### PROBLEM DESCRIPTION
The records below must be transcribed precisely and in full.

━━━ RECORDS SUPPLIED ━━━

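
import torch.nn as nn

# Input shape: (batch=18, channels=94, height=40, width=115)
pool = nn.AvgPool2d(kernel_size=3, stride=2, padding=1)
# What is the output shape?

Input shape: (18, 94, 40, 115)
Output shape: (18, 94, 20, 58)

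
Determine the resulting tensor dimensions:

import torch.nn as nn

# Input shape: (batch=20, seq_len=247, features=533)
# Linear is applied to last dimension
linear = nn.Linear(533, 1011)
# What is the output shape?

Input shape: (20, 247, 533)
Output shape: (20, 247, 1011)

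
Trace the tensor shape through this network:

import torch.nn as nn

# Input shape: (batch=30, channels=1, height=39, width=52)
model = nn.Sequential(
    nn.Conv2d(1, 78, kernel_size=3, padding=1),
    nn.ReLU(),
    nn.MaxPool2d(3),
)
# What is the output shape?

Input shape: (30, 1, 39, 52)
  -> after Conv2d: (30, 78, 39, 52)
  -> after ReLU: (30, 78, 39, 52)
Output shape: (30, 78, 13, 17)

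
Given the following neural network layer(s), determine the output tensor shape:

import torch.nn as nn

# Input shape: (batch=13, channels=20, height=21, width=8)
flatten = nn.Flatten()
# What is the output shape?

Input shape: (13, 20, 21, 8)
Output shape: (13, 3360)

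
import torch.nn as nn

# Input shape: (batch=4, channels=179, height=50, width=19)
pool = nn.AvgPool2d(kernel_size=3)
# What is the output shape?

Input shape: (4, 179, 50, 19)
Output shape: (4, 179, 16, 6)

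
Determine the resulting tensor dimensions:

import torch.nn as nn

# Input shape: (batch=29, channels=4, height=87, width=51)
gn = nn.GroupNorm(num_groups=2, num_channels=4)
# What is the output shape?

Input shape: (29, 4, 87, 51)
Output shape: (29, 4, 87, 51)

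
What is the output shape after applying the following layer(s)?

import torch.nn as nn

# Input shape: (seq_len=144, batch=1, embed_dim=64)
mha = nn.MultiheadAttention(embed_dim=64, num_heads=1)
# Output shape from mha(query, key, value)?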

━━━

### PROBLEM SOLUTION
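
import torch.nn as nn

# Input shape: (batch=18, channels=94, height=40, width=115)
pool = nn.AvgPool2d(kernel_size=3, stride=2, padding=1)
# What is the output shape?

Input shape: (18, 94, 40, 115)
Output shape: (18, 94, 20, 58)

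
Determine the resulting tensor dimensions:

import torch.nn as nn

# Input shape: (batch=20, seq_len=247, features=533)
# Linear is applied to last dimension
linear = nn.Linear(533, 1011)
# What is the output shape?

Input shape: (20, 247, 533)
Output shape: (20, 247, 1011)

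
Trace the tensor shape through this network:

import torch.nn as nn

# Input shape: (batch=30, channels=1, height=39, width=52)
model = nn.Sequential(
    nn.Conv2d(1, 78, kernel_size=3, padding=1),
    nn.ReLU(),
    nn.MaxPool2d(3),
)
# What is the output shape?

Input shape: (30, 1, 39, 52)
  -> after Conv2d: (30, 78, 39, 52)
  -> after ReLU: (30, 78, 39, 52)
Output shape: (30, 78, 13, 17)

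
Given the following neural network layer(s), determine the output tensor shape:

import torch.nn as nn

# Input shape: (batch=13, channels=20, height=21, width=8)
flatten = nn.Flatten()
# What is the output shape?

Input shape: (13, 20, 21, 8)
Output shape: (13, 3360)

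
import torch.nn as nn

# Input shape: (batch=4, channels=179, height=50, width=19)
pool = nn.AvgPool2d(kernel_size=3)
# What is the output shape?

Input shape: (4, 179, 50, 19)
Output shape: (4, 179, 16, 6)

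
Determine the resulting tensor dimensions:

import torch.nn as nn

# Input shape: (batch=29, channels=4, height=87, width=51)
gn = nn.GroupNorm(num_groups=2, num_channels=4)
# What is the output shape?

Input shape: (29, 4, 87, 51)
Output shape: (29, 4, 87, 51)

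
What is the output shape after applying the following layer(s)?

import torch.nn as nn

# Input shape: (seq_len=144, batch=1, embed_dim=64)
mha = nn.MultiheadAttention(embed_dim=64, num_heads=1)
# Output shape from mha(query, key, value)?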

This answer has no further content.